• ASSIGNED TASK:
The answer must restate the records below word for word.

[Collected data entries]
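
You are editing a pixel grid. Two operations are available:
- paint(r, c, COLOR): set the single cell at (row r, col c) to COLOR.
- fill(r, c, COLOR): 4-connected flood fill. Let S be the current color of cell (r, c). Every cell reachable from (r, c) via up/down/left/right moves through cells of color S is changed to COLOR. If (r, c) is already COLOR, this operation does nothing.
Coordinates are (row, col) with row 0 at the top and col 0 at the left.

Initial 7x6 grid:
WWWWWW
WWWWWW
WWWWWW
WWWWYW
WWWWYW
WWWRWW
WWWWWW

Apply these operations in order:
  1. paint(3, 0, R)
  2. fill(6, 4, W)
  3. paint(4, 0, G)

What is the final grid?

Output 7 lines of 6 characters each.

After op 1 paint(3,0,R):
WWWWWW
WWWWWW
WWWWWW
RWWWYW
WWWWYW
WWWRWW
WWWWWW
After op 2 fill(6,4,W) [0 cells changed]:
WWWWWW
WWWWWW
WWWWWW
RWWWYW
WWWWYW
WWWRWW
WWWWWW
After op 3 paint(4,0,G):
WWWWWW
WWWWWW
WWWWWW
RWWWYW
GWWWYW
WWWRWW
WWWWWW

Answer: WWWWWW
WWWWWW
WWWWWW
RWWWYW
GWWWYW
WWWRWW
WWWWWW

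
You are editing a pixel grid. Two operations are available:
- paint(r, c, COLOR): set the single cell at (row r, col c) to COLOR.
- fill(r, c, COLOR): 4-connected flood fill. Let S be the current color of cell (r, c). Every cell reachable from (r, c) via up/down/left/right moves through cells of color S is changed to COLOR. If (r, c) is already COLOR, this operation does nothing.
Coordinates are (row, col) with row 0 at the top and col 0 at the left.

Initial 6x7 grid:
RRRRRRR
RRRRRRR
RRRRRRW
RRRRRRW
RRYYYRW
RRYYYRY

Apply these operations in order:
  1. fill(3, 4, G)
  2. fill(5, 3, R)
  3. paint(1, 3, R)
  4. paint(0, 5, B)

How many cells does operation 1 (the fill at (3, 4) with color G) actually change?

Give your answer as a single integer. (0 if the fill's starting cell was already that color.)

After op 1 fill(3,4,G) [32 cells changed]:
GGGGGGG
GGGGGGG
GGGGGGW
GGGGGGW
GGYYYGW
GGYYYGY

Answer: 32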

• SOLUTION FOR THIS TASK:
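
You are editing a pixel grid. Two operations are available:
- paint(r, c, COLOR): set the single cell at (row r, col c) to COLOR.
- fill(r, c, COLOR): 4-connected flood fill. Let S be the current color of cell (r, c). Every cell reachable from (r, c) via up/down/left/right moves through cells of color S is changed to COLOR. If (r, c) is already COLOR, this operation does nothing.
Coordinates are (row, col) with row 0 at the top and col 0 at the left.

Initial 7x6 grid:
WWWWWW
WWWWWW
WWWWWW
WWWWYW
WWWWYW
WWWRWW
WWWWWW

Apply these operations in order:
  1. paint(3, 0, R)
  2. fill(6, 4, W)
  3. paint(4, 0, G)

What is the final grid?

Output 7 lines of 6 characters each.

After op 1 paint(3,0,R):
WWWWWW
WWWWWW
WWWWWW
RWWWYW
WWWWYW
WWWRWW
WWWWWW
After op 2 fill(6,4,W) [0 cells changed]:
WWWWWW
WWWWWW
WWWWWW
RWWWYW
WWWWYW
WWWRWW
WWWWWW
After op 3 paint(4,0,G):
WWWWWW
WWWWWW
WWWWWW
RWWWYW
GWWWYW
WWWRWW
WWWWWW

Answer: WWWWWW
WWWWWW
WWWWWW
RWWWYW
GWWWYW
WWWRWW
WWWWWW

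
You are editing a pixel grid. Two operations are available:
- paint(r, c, COLOR): set the single cell at (row r, col c) to COLOR.
- fill(r, c, COLOR): 4-connected flood fill. Let S be the current color of cell (r, c). Every cell reachable from (r, c) via up/down/left/right moves through cells of color S is changed to COLOR. If (r, c) is already COLOR, this operation does nothing.
Coordinates are (row, col) with row 0 at the top and col 0 at the left.

Initial 6x7 grid:
RRRRRRR
RRRRRRR
RRRRRRW
RRRRRRW
RRYYYRW
RRYYYRY

Apply these operations in order:
  1. fill(3, 4, G)
  2. fill(5, 3, R)
  3. paint(1, 3, R)
  4. paint(0, 5, B)

How many cells does operation 1 (the fill at (3, 4) with color G) actually change?

Give your answer as a single integer. (0 if the fill's starting cell was already that color.)

After op 1 fill(3,4,G) [32 cells changed]:
GGGGGGG
GGGGGGG
GGGGGGW
GGGGGGW
GGYYYGW
GGYYYGY

Answer: 32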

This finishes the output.